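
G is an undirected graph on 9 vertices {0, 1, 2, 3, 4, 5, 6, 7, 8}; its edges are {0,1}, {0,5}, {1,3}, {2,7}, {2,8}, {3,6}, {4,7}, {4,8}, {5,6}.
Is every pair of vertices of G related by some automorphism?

G has two connected components, {0, 1, 3, 5, 6} and {2, 4, 7, 8}; each is 2-regular, so G = C_5 ⊔ C_4. The orbit of 0 under Aut(G) is {0, 1, 3, 5, 6}, which does not contain 2, so G is not vertex-transitive.

No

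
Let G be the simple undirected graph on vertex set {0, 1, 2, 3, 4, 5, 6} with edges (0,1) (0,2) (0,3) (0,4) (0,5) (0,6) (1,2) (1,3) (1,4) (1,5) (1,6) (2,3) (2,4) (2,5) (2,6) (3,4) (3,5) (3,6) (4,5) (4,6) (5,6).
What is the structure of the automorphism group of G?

All 7 vertices are pairwise adjacent: G = K_7. Every bijection on the vertex set is an automorphism of K_7; hence Aut(K_7) ≅ S_7, order 5040.

S_7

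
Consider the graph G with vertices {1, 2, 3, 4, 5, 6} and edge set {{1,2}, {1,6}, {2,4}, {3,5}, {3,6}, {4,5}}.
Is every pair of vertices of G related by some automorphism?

Yes

G is 2-regular and connected on 6 vertices, i.e. the cycle C_6. C_6 has 6 rotations and 6 reflections, so Aut(C_6) ≅ D_6 of order 12. Under this action every vertex can be carried to every other, so G is vertex-transitive.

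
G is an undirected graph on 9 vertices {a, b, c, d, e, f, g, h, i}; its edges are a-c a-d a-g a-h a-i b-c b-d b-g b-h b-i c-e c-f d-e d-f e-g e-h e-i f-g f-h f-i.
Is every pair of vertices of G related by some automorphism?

Automorphisms preserve degree, but G has vertices of degree 4 and vertices of degree 5; no automorphism maps one to the other, so G is not vertex-transitive.

No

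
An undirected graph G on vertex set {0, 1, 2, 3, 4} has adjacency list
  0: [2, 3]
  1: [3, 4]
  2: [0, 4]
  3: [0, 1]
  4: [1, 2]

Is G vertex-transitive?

Yes

G is 2-regular and connected on 5 vertices, i.e. the cycle C_5. The automorphisms of the 5-cycle are exactly the symmetries of a regular 5-gon: the dihedral group D_5, |D_5| = 10. This group acts transitively on the 5 vertices.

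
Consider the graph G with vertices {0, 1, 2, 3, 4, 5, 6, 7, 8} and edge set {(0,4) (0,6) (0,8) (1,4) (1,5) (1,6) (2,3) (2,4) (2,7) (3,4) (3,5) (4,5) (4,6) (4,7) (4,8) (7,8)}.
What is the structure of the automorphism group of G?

D_8

Vertex 4 is the unique vertex of degree 8; the remaining 8 vertices each have degree 3 and induce a cycle, so G is the wheel on 9 vertices with hub 4. With the hub fixed, the remaining symmetry is that of the rim cycle C_8, giving the dihedral group D_8.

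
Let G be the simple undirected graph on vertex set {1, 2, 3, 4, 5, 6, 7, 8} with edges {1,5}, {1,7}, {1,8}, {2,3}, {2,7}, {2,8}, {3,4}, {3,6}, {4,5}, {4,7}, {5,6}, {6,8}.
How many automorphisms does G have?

G is 3-regular and bipartite on 2^3 = 8 vertices with girth 4; it is the hypercube graph Q_3. The symmetry group of the 3-cube is the hyperoctahedral group B_3 = Z_2 ≀ S_3, of order 2^3·3! = 48.

48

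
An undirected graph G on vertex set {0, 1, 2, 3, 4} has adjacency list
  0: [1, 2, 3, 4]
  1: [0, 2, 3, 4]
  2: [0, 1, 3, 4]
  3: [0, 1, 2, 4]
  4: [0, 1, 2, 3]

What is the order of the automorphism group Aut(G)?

All 5 vertices are pairwise adjacent: G = K_5. Every bijection on the vertex set is an automorphism of K_5; hence Aut(K_5) ≅ S_5, order 120.

120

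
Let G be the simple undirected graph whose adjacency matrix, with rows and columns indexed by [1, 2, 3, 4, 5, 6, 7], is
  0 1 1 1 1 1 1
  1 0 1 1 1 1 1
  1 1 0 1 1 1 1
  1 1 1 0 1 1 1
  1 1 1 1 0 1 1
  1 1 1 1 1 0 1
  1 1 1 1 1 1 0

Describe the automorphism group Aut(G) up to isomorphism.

the symmetric group on 7 letters

Every vertex has degree 6, so G is the complete graph K_7. Every bijection on the vertex set is an automorphism of K_7; hence Aut(K_7) ≅ S_7, order 5040.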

- [EXERCISE DIRECTIONS]:
Would you transcribe the records above exactly, leaving nothing out?

- [TASK RESULT]:
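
G is an undirected graph on 9 vertices {0, 1, 2, 3, 4, 5, 6, 7, 8}; its edges are {0,1}, {0,5}, {1,3}, {2,7}, {2,8}, {3,6}, {4,7}, {4,8}, {5,6}.
Is every pair of vertices of G related by some automorphism?

G has two connected components, {0, 1, 3, 5, 6} and {2, 4, 7, 8}; each is 2-regular, so G = C_5 ⊔ C_4. The orbit of 0 under Aut(G) is {0, 1, 3, 5, 6}, which does not contain 2, so G is not vertex-transitive.

No

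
Let G be the simple undirected graph on vertex set {0, 1, 2, 3, 4, 5, 6} with edges (0,1) (0,2) (0,3) (0,4) (0,5) (0,6) (1,2) (1,3) (1,4) (1,5) (1,6) (2,3) (2,4) (2,5) (2,6) (3,4) (3,5) (3,6) (4,5) (4,6) (5,6).
What is the structure of the automorphism group of G?

All 7 vertices are pairwise adjacent: G = K_7. Every bijection on the vertex set is an automorphism of K_7; hence Aut(K_7) ≅ S_7, order 5040.

S_7

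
Consider the graph G with vertices {1, 2, 3, 4, 5, 6} and edge set {{1,2}, {1,6}, {2,4}, {3,5}, {3,6}, {4,5}}.
Is every pair of vertices of G related by some automorphism?

Yes

G is 2-regular and connected on 6 vertices, i.e. the cycle C_6. C_6 has 6 rotations and 6 reflections, so Aut(C_6) ≅ D_6 of order 12. Under this action every vertex can be carried to every other, so G is vertex-transitive.

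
G is an undirected graph on 9 vertices {a, b, c, d, e, f, g, h, i}; its edges are a-c a-d a-g a-h a-i b-c b-d b-g b-h b-i c-e c-f d-e d-f e-g e-h e-i f-g f-h f-i.
Is every pair of vertices of G related by some automorphism?

Automorphisms preserve degree, but G has vertices of degree 4 and vertices of degree 5; no automorphism maps one to the other, so G is not vertex-transitive.

No

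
An undirected graph G on vertex set {0, 1, 2, 3, 4} has adjacency list
  0: [2, 3]
  1: [3, 4]
  2: [0, 4]
  3: [0, 1]
  4: [1, 2]

Is G vertex-transitive?

Yes

G is 2-regular and connected on 5 vertices, i.e. the cycle C_5. The automorphisms of the 5-cycle are exactly the symmetries of a regular 5-gon: the dihedral group D_5, |D_5| = 10. This group acts transitively on the 5 vertices.

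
Consider the graph G with vertices {0, 1, 2, 3, 4, 5, 6, 7, 8} and edge set {(0,4) (0,6) (0,8) (1,4) (1,5) (1,6) (2,3) (2,4) (2,7) (3,4) (3,5) (4,5) (4,6) (4,7) (4,8) (7,8)}.
What is the structure of the automorphism group of G?

D_8

Vertex 4 is the unique vertex of degree 8; the remaining 8 vertices each have degree 3 and induce a cycle, so G is the wheel on 9 vertices with hub 4. With the hub fixed, the remaining symmetry is that of the rim cycle C_8, giving the dihedral group D_8.

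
Let G be the simple undirected graph on vertex set {1, 2, 3, 4, 5, 6, 7, 8} with edges {1,5}, {1,7}, {1,8}, {2,3}, {2,7}, {2,8}, {3,4}, {3,6}, {4,5}, {4,7}, {5,6}, {6,8}.
How many automorphisms does G have?

G is 3-regular and bipartite on 2^3 = 8 vertices with girth 4; it is the hypercube graph Q_3. The symmetry group of the 3-cube is the hyperoctahedral group B_3 = Z_2 ≀ S_3, of order 2^3·3! = 48.

48

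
An undirected graph G on vertex set {0, 1, 2, 3, 4} has adjacency list
  0: [1, 2, 3, 4]
  1: [0, 2, 3, 4]
  2: [0, 1, 3, 4]
  3: [0, 1, 2, 4]
  4: [0, 1, 2, 3]

What is the order of the automorphism group Aut(G)?

All 5 vertices are pairwise adjacent: G = K_5. Every bijection on the vertex set is an automorphism of K_5; hence Aut(K_5) ≅ S_5, order 120.

120

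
Let G be the simple undirected graph whose adjacency matrix, with rows and columns indexed by [1, 2, 3, 4, 5, 6, 7], is
  0 1 1 1 1 1 1
  1 0 1 1 1 1 1
  1 1 0 1 1 1 1
  1 1 1 0 1 1 1
  1 1 1 1 0 1 1
  1 1 1 1 1 0 1
  1 1 1 1 1 1 0

Describe the automorphism group Aut(G) up to isomorphism.

the symmetric group on 7 letters

Every vertex has degree 6, so G is the complete graph K_7. Every bijection on the vertex set is an automorphism of K_7; hence Aut(K_7) ≅ S_7, order 5040.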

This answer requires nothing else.